- Extracted data entries
· · · · · · ·
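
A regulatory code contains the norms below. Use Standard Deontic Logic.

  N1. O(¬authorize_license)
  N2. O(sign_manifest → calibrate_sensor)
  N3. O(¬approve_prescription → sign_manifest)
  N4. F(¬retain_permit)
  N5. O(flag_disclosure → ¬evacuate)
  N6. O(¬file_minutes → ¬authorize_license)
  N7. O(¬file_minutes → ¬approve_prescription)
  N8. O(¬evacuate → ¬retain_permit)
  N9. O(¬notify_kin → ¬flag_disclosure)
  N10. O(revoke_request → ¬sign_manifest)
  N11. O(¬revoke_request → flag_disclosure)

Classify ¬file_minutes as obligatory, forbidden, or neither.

Premise 4, F(¬retain_permit), is equivalent to O(retain_permit).
Premise 8, O(¬evacuate → ¬retain_permit), contraposes to O(retain_permit → evacuate); with O(retain_permit) we get O(evacuate).
The contrapositive of premise 5 (O(flag_disclosure → ¬evacuate)) is O(evacuate → ¬flag_disclosure), and O(evacuate) is already established, so O(¬flag_disclosure).
Premise 11 is O(¬revoke_request → flag_disclosure); contrapositively O(¬flag_disclosure → revoke_request). Since O(¬flag_disclosure) holds, K gives O(revoke_request).
From O(revoke_request) and premise 10, O(revoke_request → ¬sign_manifest), we obtain O(¬sign_manifest).
The contrapositive of premise 3 (O(¬approve_prescription → sign_manifest)) is O(¬sign_manifest → approve_prescription), and O(¬sign_manifest) is already established, so O(approve_prescription).
Premise 7 is O(¬file_minutes → ¬approve_prescription); contrapositively O(approve_prescription → file_minutes). Since O(approve_prescription) holds, K gives O(file_minutes).
Premises 1, 2, 6, 9 do not contribute to this derivation.
Thus O(file_minutes), which is F(¬file_minutes): ¬file_minutes is forbidden.

Forbidden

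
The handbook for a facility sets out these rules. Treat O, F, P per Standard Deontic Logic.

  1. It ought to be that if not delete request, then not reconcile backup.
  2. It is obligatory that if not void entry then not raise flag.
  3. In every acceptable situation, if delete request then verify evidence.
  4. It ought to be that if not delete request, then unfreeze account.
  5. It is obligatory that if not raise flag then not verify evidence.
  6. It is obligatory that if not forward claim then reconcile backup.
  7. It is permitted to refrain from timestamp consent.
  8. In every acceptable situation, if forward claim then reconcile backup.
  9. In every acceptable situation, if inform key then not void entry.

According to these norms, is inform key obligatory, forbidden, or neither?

Forbidden

By case analysis on ¬forward_claim: premise 6 gives O(¬forward_claim → reconcile_backup) and premise 8 gives O(forward_claim → reconcile_backup), so O(reconcile_backup) either way.
The contrapositive of premise 1 (O(¬delete_request → ¬reconcile_backup)) is O(reconcile_backup → delete_request), and O(reconcile_backup) is already established, so O(delete_request).
From O(delete_request) and premise 3, O(delete_request → verify_evidence), we obtain O(verify_evidence).
Premise 5 is O(¬raise_flag → ¬verify_evidence); contrapositively O(verify_evidence → raise_flag). Since O(verify_evidence) holds, K gives O(raise_flag).
The contrapositive of premise 2 (O(¬void_entry → ¬raise_flag)) is O(raise_flag → void_entry), and O(raise_flag) is already established, so O(void_entry).
The contrapositive of premise 9 (O(inform_key → ¬void_entry)) is O(void_entry → ¬inform_key), and O(void_entry) is already established, so O(¬inform_key).
Premises 4, 7 do not contribute to this derivation.
Thus O(¬inform_key), which is F(inform_key): inform_key is forbidden.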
· · · · · · ·
Nothing but the lines with "Logic" should be returned, copied from the entries above.

- Answer box
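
A regulatory code contains the norms below. Use Standard Deontic Logic.
The handbook for a facility sets out these rules. Treat O, F, P per Standard Deontic Logic.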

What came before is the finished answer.